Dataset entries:
-----

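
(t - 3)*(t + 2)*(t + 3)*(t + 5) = t^4 + 7*t^3 + t^2 - 63*t - 90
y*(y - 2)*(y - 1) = y^3 - 3*y^2 + 2*y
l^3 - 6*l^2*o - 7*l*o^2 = l*(l - 7*o)*(l + o)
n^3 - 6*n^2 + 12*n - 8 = (n - 2)^3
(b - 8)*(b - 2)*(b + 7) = b^3 - 3*b^2 - 54*b + 112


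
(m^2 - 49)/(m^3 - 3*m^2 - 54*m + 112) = (m - 7)/(m^2 - 10*m + 16)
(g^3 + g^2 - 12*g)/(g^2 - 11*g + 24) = g*(g + 4)/(g - 8)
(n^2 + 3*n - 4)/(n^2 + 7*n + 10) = (n^2 + 3*n - 4)/(n^2 + 7*n + 10)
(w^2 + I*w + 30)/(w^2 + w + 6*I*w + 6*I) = (w - 5*I)/(w + 1)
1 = 1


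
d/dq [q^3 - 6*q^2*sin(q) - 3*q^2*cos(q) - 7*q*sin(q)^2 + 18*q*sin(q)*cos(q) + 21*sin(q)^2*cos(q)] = 3*q^2*sin(q) - 6*q^2*cos(q) + 3*q^2 - 12*q*sin(q) - 7*q*sin(2*q) - 6*q*cos(q) + 18*q*cos(2*q) - 21*sin(q)/4 + 9*sin(2*q) + 63*sin(3*q)/4 + 7*cos(2*q)/2 - 7/2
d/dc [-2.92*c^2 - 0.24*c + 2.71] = -5.84*c - 0.24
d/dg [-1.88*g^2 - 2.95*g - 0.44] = -3.76*g - 2.95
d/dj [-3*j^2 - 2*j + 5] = -6*j - 2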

-----

[YOUR GOAL] Nothing in the entries may change. Retype them all.

[YOUR SOLUTION]
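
(t - 3)*(t + 2)*(t + 3)*(t + 5) = t^4 + 7*t^3 + t^2 - 63*t - 90
y*(y - 2)*(y - 1) = y^3 - 3*y^2 + 2*y
l^3 - 6*l^2*o - 7*l*o^2 = l*(l - 7*o)*(l + o)
n^3 - 6*n^2 + 12*n - 8 = (n - 2)^3
(b - 8)*(b - 2)*(b + 7) = b^3 - 3*b^2 - 54*b + 112


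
(m^2 - 49)/(m^3 - 3*m^2 - 54*m + 112) = (m - 7)/(m^2 - 10*m + 16)
(g^3 + g^2 - 12*g)/(g^2 - 11*g + 24) = g*(g + 4)/(g - 8)
(n^2 + 3*n - 4)/(n^2 + 7*n + 10) = (n^2 + 3*n - 4)/(n^2 + 7*n + 10)
(w^2 + I*w + 30)/(w^2 + w + 6*I*w + 6*I) = (w - 5*I)/(w + 1)
1 = 1


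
d/dq [q^3 - 6*q^2*sin(q) - 3*q^2*cos(q) - 7*q*sin(q)^2 + 18*q*sin(q)*cos(q) + 21*sin(q)^2*cos(q)] = 3*q^2*sin(q) - 6*q^2*cos(q) + 3*q^2 - 12*q*sin(q) - 7*q*sin(2*q) - 6*q*cos(q) + 18*q*cos(2*q) - 21*sin(q)/4 + 9*sin(2*q) + 63*sin(3*q)/4 + 7*cos(2*q)/2 - 7/2
d/dc [-2.92*c^2 - 0.24*c + 2.71] = -5.84*c - 0.24
d/dg [-1.88*g^2 - 2.95*g - 0.44] = -3.76*g - 2.95
d/dj [-3*j^2 - 2*j + 5] = -6*j - 2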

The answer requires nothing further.